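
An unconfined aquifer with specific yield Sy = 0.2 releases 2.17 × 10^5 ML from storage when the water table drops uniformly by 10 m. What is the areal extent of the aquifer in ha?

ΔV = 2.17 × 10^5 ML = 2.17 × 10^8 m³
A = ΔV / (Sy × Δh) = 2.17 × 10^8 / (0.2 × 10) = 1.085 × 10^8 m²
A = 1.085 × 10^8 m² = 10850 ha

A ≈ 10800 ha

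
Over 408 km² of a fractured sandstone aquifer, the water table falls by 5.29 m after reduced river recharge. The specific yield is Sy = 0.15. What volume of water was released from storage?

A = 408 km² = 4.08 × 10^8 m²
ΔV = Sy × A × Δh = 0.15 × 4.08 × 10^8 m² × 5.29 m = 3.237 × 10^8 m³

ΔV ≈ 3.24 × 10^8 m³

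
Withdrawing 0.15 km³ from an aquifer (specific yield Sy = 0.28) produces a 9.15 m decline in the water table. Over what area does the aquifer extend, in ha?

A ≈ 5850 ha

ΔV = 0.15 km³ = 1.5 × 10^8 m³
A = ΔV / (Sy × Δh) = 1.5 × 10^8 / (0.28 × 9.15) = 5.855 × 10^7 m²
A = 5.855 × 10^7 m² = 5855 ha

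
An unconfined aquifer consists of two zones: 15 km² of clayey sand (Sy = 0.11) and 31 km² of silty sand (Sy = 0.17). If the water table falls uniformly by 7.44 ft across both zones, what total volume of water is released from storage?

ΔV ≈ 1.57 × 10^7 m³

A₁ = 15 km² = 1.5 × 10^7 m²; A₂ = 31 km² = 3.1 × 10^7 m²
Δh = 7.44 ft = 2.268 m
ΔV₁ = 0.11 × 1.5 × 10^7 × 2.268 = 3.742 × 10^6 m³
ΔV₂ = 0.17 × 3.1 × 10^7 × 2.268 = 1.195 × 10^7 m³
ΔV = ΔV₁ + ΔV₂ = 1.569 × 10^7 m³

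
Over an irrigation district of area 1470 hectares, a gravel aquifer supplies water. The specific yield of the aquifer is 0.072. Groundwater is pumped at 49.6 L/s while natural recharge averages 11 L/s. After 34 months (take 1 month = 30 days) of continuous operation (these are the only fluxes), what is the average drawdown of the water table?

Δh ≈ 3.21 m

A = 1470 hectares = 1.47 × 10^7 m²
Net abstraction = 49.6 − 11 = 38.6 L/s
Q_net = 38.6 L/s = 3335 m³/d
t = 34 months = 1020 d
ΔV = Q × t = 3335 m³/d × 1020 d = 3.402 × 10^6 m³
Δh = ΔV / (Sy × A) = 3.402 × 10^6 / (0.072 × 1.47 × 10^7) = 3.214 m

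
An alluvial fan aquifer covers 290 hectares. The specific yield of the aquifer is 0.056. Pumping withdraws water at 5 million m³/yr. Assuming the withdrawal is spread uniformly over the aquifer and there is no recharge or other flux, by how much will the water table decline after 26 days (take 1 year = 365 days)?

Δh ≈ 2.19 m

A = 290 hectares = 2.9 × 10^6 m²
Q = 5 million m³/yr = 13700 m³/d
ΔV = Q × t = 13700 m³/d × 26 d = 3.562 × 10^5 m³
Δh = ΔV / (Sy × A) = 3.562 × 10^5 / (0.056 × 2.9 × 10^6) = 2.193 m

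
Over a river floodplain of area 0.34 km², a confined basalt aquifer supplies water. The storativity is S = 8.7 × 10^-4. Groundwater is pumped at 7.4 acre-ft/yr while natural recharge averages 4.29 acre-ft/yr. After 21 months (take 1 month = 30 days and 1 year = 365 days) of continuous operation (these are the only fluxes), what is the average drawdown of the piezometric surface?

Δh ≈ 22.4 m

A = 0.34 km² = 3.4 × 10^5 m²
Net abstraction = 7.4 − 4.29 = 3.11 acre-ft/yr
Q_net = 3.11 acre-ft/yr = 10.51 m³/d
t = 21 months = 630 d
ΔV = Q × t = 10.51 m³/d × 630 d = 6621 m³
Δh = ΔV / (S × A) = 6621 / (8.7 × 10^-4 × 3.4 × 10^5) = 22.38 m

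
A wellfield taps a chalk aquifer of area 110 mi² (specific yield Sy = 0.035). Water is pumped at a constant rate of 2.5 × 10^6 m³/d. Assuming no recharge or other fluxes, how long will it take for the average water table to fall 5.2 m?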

-- -- --

What the exercise asks: Send back all of the material exactly as given.

The answer:
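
An unconfined aquifer with specific yield Sy = 0.2 releases 2.17 × 10^5 ML from storage when the water table drops uniformly by 10 m. What is the areal extent of the aquifer in ha?

ΔV = 2.17 × 10^5 ML = 2.17 × 10^8 m³
A = ΔV / (Sy × Δh) = 2.17 × 10^8 / (0.2 × 10) = 1.085 × 10^8 m²
A = 1.085 × 10^8 m² = 10850 ha

A ≈ 10800 ha

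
Over 408 km² of a fractured sandstone aquifer, the water table falls by 5.29 m after reduced river recharge. The specific yield is Sy = 0.15. What volume of water was released from storage?

A = 408 km² = 4.08 × 10^8 m²
ΔV = Sy × A × Δh = 0.15 × 4.08 × 10^8 m² × 5.29 m = 3.237 × 10^8 m³

ΔV ≈ 3.24 × 10^8 m³

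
Withdrawing 0.15 km³ from an aquifer (specific yield Sy = 0.28) produces a 9.15 m decline in the water table. Over what area does the aquifer extend, in ha?

A ≈ 5850 ha

ΔV = 0.15 km³ = 1.5 × 10^8 m³
A = ΔV / (Sy × Δh) = 1.5 × 10^8 / (0.28 × 9.15) = 5.855 × 10^7 m²
A = 5.855 × 10^7 m² = 5855 ha

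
An unconfined aquifer consists of two zones: 15 km² of clayey sand (Sy = 0.11) and 31 km² of silty sand (Sy = 0.17). If the water table falls uniformly by 7.44 ft across both zones, what total volume of water is released from storage?

ΔV ≈ 1.57 × 10^7 m³

A₁ = 15 km² = 1.5 × 10^7 m²; A₂ = 31 km² = 3.1 × 10^7 m²
Δh = 7.44 ft = 2.268 m
ΔV₁ = 0.11 × 1.5 × 10^7 × 2.268 = 3.742 × 10^6 m³
ΔV₂ = 0.17 × 3.1 × 10^7 × 2.268 = 1.195 × 10^7 m³
ΔV = ΔV₁ + ΔV₂ = 1.569 × 10^7 m³

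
Over an irrigation district of area 1470 hectares, a gravel aquifer supplies water. The specific yield of the aquifer is 0.072. Groundwater is pumped at 49.6 L/s while natural recharge averages 11 L/s. After 34 months (take 1 month = 30 days) of continuous operation (these are the only fluxes), what is the average drawdown of the water table?

Δh ≈ 3.21 m

A = 1470 hectares = 1.47 × 10^7 m²
Net abstraction = 49.6 − 11 = 38.6 L/s
Q_net = 38.6 L/s = 3335 m³/d
t = 34 months = 1020 d
ΔV = Q × t = 3335 m³/d × 1020 d = 3.402 × 10^6 m³
Δh = ΔV / (Sy × A) = 3.402 × 10^6 / (0.072 × 1.47 × 10^7) = 3.214 m

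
An alluvial fan aquifer covers 290 hectares. The specific yield of the aquifer is 0.056. Pumping withdraws water at 5 million m³/yr. Assuming the withdrawal is spread uniformly over the aquifer and there is no recharge or other flux, by how much will the water table decline after 26 days (take 1 year = 365 days)?

Δh ≈ 2.19 m

A = 290 hectares = 2.9 × 10^6 m²
Q = 5 million m³/yr = 13700 m³/d
ΔV = Q × t = 13700 m³/d × 26 d = 3.562 × 10^5 m³
Δh = ΔV / (Sy × A) = 3.562 × 10^5 / (0.056 × 2.9 × 10^6) = 2.193 m

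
Over a river floodplain of area 0.34 km², a confined basalt aquifer supplies water. The storativity is S = 8.7 × 10^-4. Groundwater is pumped at 7.4 acre-ft/yr while natural recharge averages 4.29 acre-ft/yr. After 21 months (take 1 month = 30 days and 1 year = 365 days) of continuous operation (these are the only fluxes), what is the average drawdown of the piezometric surface?

Δh ≈ 22.4 m

A = 0.34 km² = 3.4 × 10^5 m²
Net abstraction = 7.4 − 4.29 = 3.11 acre-ft/yr
Q_net = 3.11 acre-ft/yr = 10.51 m³/d
t = 21 months = 630 d
ΔV = Q × t = 10.51 m³/d × 630 d = 6621 m³
Δh = ΔV / (S × A) = 6621 / (8.7 × 10^-4 × 3.4 × 10^5) = 22.38 m

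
A wellfield taps a chalk aquifer of area 110 mi² (specific yield Sy = 0.035). Water is pumped at a constant rate of 2.5 × 10^6 m³/d. Assuming no recharge or other fluxes, how long will it take for the average water table to fall 5.2 m?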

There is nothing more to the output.